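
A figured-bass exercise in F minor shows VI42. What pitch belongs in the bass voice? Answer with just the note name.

VI in F minor has root Db; the chord is Db-F-Ab-C.
The figure 42 means third inversion — the seventh is in the bass.

C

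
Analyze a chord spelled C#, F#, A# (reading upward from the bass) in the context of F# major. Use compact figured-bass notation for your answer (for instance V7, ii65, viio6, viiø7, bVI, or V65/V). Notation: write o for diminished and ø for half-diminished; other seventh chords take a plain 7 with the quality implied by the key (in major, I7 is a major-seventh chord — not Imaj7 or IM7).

I64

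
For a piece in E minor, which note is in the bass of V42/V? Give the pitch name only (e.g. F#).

E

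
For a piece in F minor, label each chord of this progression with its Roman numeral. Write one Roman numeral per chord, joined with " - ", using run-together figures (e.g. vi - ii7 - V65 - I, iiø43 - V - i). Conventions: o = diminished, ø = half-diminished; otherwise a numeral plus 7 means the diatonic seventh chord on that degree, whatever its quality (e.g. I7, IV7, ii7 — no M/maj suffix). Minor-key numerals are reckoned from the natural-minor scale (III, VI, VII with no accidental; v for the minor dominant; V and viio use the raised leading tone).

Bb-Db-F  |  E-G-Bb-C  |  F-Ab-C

Bb-Db-F: minor triad on Bb = scale degree 4 → iv.
E-G-Bb-C: dominant seventh chord on C = scale degree 5 → V65.
F-Ab-C: root F is the tonic; minor triad there is i.

iv - V65 - i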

## [Task directions]
The line containing "For a piece in E" and each line after it through the end of the listing above must be printed exactly, with nothing added.

## [Output below]
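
For a piece in E minor, which note is in the bass of V42/V? Give the pitch name only (e.g. F#).

E

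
For a piece in F minor, label each chord of this progression with its Roman numeral. Write one Roman numeral per chord, joined with " - ", using run-together figures (e.g. vi - ii7 - V65 - I, iiø43 - V - i). Conventions: o = diminished, ø = half-diminished; otherwise a numeral plus 7 means the diatonic seventh chord on that degree, whatever its quality (e.g. I7, IV7, ii7 — no M/maj suffix). Minor-key numerals are reckoned from the natural-minor scale (III, VI, VII with no accidental; v for the minor dominant; V and viio use the raised leading tone).

Bb-Db-F  |  E-G-Bb-C  |  F-Ab-C

Bb-Db-F: minor triad on Bb = scale degree 4 → iv.
E-G-Bb-C: dominant seventh chord on C = scale degree 5 → V65.
F-Ab-C: root F is the tonic; minor triad there is i.

iv - V65 - i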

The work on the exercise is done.